[Collected data entries]

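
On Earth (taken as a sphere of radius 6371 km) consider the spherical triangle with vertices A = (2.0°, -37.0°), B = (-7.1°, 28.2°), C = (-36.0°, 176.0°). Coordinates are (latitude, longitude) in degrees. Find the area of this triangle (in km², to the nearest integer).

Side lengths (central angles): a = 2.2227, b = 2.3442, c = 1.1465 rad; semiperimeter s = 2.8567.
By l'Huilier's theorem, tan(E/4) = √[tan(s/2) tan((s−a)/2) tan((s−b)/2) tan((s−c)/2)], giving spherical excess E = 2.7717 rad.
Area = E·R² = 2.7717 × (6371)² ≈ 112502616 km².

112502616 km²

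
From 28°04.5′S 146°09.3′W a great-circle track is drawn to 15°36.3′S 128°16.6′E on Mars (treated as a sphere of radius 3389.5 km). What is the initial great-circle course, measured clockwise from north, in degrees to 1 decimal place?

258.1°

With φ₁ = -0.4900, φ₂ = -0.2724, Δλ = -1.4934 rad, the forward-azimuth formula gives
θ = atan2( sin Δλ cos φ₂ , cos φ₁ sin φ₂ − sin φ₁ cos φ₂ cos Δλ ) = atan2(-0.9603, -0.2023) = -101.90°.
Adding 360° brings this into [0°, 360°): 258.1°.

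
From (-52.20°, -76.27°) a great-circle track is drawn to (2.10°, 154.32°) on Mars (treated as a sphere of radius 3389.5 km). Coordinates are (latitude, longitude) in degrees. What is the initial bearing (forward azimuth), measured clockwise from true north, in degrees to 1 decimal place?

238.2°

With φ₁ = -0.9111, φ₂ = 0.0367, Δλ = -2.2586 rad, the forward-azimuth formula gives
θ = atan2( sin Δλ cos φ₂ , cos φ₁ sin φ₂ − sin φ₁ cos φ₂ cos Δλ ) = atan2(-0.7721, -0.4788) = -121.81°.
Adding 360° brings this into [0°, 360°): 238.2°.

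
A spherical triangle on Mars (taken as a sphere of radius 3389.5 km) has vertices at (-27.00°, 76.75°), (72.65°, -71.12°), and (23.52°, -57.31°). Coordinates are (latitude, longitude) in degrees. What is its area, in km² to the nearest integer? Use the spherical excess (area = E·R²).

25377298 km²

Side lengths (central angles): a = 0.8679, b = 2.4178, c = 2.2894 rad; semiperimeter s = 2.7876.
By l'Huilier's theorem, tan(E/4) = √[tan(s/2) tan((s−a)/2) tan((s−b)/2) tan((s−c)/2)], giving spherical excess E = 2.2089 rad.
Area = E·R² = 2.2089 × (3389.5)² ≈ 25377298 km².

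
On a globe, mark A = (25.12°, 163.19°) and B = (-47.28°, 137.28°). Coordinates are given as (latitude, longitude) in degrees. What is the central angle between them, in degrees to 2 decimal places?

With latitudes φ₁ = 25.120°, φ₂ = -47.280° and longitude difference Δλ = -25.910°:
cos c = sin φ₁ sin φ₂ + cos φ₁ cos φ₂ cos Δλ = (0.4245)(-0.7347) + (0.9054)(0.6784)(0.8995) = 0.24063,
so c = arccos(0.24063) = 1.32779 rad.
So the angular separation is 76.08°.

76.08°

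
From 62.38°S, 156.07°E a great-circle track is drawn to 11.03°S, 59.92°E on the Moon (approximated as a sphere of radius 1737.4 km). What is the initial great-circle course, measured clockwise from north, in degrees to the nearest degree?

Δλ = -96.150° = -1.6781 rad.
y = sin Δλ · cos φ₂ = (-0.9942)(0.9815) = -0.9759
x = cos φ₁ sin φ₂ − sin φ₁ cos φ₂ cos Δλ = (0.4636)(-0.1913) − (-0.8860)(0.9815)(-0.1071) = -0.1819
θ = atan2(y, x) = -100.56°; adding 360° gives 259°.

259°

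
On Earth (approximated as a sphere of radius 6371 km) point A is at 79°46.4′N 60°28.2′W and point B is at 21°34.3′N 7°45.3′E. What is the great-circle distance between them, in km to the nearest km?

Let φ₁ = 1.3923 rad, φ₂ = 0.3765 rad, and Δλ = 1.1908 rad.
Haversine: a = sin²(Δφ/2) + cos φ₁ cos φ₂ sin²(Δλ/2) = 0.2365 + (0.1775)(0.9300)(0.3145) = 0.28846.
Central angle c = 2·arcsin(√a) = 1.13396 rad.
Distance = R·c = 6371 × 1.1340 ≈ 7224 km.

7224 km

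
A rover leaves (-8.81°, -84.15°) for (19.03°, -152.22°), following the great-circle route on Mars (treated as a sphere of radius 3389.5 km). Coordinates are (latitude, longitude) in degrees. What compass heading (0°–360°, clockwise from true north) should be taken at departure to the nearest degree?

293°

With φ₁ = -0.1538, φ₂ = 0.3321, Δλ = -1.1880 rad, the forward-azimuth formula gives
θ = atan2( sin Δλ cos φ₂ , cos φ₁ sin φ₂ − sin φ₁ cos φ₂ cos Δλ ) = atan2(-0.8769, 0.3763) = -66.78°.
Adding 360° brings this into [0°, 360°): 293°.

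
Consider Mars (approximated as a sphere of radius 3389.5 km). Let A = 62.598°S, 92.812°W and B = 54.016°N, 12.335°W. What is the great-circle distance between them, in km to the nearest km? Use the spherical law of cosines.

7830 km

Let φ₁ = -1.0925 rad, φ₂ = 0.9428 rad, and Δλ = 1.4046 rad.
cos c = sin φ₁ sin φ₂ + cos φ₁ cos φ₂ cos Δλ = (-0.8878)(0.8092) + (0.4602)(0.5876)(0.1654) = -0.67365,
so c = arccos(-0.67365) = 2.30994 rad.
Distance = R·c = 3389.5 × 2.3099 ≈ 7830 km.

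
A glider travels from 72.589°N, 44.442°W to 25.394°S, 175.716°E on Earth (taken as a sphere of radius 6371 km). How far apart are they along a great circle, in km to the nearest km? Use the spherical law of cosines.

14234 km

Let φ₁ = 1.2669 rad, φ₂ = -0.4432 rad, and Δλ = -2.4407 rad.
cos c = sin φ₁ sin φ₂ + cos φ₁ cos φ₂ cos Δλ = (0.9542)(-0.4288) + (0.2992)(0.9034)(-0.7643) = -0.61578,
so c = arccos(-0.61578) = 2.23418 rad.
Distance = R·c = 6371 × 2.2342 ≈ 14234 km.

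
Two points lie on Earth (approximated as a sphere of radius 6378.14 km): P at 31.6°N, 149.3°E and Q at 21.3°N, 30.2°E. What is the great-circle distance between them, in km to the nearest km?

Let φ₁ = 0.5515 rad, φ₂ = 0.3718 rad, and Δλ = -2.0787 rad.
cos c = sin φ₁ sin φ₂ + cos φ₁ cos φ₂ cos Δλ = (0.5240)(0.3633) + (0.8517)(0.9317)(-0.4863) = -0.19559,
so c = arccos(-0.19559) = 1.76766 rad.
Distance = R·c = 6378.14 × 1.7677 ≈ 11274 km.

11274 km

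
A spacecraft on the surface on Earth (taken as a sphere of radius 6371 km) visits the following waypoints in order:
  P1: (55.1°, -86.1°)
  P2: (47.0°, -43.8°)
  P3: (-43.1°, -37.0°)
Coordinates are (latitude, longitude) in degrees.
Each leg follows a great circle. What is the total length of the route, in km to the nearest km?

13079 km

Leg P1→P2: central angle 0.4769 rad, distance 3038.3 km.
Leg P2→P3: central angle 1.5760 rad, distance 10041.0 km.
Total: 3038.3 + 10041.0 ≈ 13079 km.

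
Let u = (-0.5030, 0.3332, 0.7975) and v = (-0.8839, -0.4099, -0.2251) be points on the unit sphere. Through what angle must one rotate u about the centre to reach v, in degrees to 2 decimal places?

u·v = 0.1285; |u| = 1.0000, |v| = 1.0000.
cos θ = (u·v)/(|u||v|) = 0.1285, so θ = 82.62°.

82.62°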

### Exercise brief:
Return exactly the lines from the one containing "Each leg follows" through the last line of the records above, both included, and nothing else.

### Answer:
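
Each leg follows a great circle. What is the total length of the route, in km to the nearest km?

13079 km

Leg P1→P2: central angle 0.4769 rad, distance 3038.3 km.
Leg P2→P3: central angle 1.5760 rad, distance 10041.0 km.
Total: 3038.3 + 10041.0 ≈ 13079 km.

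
Let u = (-0.5030, 0.3332, 0.7975) and v = (-0.8839, -0.4099, -0.2251) be points on the unit sphere. Through what angle must one rotate u about the centre to reach v, in degrees to 2 decimal places?

u·v = 0.1285; |u| = 1.0000, |v| = 1.0000.
cos θ = (u·v)/(|u||v|) = 0.1285, so θ = 82.62°.

82.62°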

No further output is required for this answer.